TASK DETAILS
Copy out the entries below exactly as they stand, but only from the line containing "Two judges ranked the same 6 items." through the line containing "Judge 2: H, W, K, J, D, F".

Extracted records
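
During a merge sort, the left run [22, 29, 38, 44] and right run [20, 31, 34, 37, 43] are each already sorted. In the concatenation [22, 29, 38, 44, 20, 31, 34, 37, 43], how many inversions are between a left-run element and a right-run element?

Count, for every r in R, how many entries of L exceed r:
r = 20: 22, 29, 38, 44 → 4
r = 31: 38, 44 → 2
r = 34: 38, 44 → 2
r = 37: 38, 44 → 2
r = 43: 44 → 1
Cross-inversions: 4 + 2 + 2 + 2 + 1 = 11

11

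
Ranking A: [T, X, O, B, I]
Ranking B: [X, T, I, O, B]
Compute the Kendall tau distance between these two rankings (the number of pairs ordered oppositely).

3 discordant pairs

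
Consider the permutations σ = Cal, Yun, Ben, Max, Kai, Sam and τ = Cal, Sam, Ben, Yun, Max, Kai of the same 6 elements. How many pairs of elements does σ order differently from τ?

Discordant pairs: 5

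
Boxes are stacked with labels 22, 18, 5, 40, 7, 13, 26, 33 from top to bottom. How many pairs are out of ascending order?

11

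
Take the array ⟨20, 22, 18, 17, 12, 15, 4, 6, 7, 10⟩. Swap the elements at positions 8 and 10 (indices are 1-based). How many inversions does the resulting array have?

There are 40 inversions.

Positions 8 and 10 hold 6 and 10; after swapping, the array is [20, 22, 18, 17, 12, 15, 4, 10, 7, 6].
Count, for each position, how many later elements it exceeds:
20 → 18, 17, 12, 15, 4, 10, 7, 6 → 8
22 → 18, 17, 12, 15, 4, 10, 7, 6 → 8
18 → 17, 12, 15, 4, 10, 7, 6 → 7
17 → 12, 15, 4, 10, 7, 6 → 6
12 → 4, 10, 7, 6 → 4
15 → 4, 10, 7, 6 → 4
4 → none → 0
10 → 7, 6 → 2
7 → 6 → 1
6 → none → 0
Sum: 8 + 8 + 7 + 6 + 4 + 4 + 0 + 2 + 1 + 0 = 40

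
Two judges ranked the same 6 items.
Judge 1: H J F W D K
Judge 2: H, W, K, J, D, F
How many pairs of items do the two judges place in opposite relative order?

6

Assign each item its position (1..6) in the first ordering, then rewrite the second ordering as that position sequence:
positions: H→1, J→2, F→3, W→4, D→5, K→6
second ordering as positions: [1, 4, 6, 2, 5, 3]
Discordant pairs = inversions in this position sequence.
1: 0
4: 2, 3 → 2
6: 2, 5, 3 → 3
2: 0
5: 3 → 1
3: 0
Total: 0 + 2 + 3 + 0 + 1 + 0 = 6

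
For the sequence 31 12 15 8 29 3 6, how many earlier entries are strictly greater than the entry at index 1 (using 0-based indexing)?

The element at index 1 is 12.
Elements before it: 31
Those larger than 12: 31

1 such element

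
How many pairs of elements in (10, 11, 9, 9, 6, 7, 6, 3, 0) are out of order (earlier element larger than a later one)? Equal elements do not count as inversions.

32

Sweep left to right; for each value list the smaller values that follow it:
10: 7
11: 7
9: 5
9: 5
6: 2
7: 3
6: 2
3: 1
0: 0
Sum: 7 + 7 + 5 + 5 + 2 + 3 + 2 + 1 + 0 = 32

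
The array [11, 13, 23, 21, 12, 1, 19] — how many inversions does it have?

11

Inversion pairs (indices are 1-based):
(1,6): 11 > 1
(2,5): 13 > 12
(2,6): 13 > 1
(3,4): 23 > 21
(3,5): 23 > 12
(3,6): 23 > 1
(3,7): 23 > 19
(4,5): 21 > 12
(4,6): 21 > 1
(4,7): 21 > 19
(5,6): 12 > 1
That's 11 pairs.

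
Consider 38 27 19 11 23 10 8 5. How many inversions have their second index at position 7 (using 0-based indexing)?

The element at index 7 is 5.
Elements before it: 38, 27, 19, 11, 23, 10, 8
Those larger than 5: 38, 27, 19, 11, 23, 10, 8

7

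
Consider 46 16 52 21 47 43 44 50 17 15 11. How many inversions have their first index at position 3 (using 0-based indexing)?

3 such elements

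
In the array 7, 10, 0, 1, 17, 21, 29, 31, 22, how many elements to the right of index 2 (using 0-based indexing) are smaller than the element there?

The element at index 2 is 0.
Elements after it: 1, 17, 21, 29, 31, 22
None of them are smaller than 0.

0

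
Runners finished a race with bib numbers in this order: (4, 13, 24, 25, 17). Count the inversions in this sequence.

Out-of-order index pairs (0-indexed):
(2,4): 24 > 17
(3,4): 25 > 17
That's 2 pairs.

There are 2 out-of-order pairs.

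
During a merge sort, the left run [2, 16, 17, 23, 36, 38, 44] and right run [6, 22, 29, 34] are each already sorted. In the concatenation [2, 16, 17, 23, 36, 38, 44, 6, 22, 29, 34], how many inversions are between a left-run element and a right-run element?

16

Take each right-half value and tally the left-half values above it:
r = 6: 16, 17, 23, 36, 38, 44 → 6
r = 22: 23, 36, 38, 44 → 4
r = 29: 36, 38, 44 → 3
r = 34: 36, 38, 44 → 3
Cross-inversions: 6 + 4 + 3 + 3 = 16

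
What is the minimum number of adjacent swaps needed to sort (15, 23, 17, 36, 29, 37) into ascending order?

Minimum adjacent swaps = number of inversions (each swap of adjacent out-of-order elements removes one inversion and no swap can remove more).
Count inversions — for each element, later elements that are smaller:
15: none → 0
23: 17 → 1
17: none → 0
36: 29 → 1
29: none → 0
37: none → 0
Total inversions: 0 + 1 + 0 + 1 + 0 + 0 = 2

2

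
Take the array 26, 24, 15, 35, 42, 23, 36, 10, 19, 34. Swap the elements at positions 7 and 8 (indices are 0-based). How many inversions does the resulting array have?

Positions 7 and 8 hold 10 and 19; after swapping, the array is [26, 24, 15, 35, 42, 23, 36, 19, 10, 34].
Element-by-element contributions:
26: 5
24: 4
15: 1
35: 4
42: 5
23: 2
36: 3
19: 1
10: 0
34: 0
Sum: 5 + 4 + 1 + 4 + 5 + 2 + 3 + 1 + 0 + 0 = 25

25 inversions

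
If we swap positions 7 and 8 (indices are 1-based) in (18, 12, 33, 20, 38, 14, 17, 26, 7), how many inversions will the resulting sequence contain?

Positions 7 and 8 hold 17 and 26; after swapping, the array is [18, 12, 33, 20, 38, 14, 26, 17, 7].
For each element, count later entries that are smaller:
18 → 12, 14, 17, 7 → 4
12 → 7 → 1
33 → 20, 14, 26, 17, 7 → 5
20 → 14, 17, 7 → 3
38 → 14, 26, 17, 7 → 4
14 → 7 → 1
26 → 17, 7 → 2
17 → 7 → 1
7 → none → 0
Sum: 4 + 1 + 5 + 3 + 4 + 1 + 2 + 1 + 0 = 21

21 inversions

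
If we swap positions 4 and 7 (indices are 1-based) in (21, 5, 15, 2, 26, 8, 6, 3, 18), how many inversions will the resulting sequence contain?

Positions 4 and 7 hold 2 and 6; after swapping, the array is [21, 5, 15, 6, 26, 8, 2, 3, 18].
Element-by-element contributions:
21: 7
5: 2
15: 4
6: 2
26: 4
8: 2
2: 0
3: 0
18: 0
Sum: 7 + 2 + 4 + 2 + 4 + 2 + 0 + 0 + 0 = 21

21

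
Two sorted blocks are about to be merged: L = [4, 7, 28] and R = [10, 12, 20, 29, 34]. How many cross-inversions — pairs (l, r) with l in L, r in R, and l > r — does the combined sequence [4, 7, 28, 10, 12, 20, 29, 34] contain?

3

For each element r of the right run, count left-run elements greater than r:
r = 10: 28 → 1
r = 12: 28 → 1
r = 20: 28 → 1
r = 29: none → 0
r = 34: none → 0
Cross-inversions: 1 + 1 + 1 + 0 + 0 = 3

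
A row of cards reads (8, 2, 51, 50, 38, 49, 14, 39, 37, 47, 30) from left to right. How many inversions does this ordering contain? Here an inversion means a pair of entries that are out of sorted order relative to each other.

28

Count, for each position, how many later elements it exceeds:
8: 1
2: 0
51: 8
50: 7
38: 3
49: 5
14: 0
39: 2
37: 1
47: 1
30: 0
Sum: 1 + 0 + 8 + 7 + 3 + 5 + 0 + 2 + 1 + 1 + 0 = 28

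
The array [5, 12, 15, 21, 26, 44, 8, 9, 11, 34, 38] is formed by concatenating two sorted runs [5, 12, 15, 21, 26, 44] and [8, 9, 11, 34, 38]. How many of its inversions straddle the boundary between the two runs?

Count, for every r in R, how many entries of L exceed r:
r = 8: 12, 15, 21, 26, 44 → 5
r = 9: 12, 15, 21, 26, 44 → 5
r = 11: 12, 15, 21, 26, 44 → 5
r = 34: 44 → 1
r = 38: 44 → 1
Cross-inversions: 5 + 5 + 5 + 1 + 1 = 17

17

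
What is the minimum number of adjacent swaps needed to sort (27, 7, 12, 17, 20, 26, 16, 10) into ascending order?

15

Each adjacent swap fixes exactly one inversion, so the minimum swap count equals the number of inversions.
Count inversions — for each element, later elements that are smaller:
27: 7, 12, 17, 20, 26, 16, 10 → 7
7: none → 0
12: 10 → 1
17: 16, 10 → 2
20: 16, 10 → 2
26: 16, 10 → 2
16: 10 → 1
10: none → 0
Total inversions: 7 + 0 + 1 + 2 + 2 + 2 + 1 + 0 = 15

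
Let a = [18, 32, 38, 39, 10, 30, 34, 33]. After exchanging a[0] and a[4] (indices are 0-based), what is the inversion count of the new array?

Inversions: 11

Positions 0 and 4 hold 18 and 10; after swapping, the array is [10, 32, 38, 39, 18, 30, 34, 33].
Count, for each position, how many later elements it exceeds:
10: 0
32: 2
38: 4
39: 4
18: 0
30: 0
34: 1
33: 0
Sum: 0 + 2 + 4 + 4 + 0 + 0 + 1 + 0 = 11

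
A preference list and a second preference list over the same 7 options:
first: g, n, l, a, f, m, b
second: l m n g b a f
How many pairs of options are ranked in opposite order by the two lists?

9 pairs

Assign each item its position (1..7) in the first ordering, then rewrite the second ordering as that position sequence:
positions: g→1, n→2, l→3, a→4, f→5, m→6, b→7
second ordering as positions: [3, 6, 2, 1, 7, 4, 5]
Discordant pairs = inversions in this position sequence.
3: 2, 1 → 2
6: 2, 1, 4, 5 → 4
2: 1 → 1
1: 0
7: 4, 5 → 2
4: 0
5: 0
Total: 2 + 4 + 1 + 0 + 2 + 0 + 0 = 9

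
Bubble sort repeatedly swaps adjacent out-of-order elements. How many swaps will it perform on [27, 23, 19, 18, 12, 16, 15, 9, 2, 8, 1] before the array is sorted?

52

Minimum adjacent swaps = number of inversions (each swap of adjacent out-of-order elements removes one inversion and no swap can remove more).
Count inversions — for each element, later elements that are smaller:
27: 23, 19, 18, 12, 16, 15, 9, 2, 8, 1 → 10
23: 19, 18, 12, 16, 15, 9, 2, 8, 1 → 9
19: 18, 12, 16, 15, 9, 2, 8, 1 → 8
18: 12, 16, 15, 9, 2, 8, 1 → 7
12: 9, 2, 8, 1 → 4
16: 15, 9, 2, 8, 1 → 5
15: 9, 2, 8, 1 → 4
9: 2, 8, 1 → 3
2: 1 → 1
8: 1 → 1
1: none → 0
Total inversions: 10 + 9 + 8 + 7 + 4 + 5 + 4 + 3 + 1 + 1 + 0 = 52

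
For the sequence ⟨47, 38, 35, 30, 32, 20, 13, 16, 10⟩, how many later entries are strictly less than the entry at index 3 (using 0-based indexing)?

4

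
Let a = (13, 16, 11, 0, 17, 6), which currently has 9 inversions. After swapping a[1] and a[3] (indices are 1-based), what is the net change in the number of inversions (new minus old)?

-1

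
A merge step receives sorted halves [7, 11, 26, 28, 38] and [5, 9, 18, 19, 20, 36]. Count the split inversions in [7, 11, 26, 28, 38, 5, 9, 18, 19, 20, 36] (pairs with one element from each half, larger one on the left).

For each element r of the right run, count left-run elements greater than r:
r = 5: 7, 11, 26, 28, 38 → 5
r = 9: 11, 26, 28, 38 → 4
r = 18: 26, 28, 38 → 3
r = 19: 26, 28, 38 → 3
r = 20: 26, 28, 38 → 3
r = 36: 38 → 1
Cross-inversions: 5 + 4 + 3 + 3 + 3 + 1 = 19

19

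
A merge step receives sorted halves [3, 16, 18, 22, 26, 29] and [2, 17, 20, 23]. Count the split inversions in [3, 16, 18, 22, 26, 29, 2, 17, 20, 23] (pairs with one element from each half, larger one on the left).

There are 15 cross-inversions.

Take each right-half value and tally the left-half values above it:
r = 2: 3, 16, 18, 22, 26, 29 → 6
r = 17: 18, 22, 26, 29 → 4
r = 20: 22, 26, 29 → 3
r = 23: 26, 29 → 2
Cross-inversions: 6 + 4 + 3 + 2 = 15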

WRITTEN SOLUTION
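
Two judges ranked the same 6 items.
Judge 1: H J F W D K
Judge 2: H, W, K, J, D, F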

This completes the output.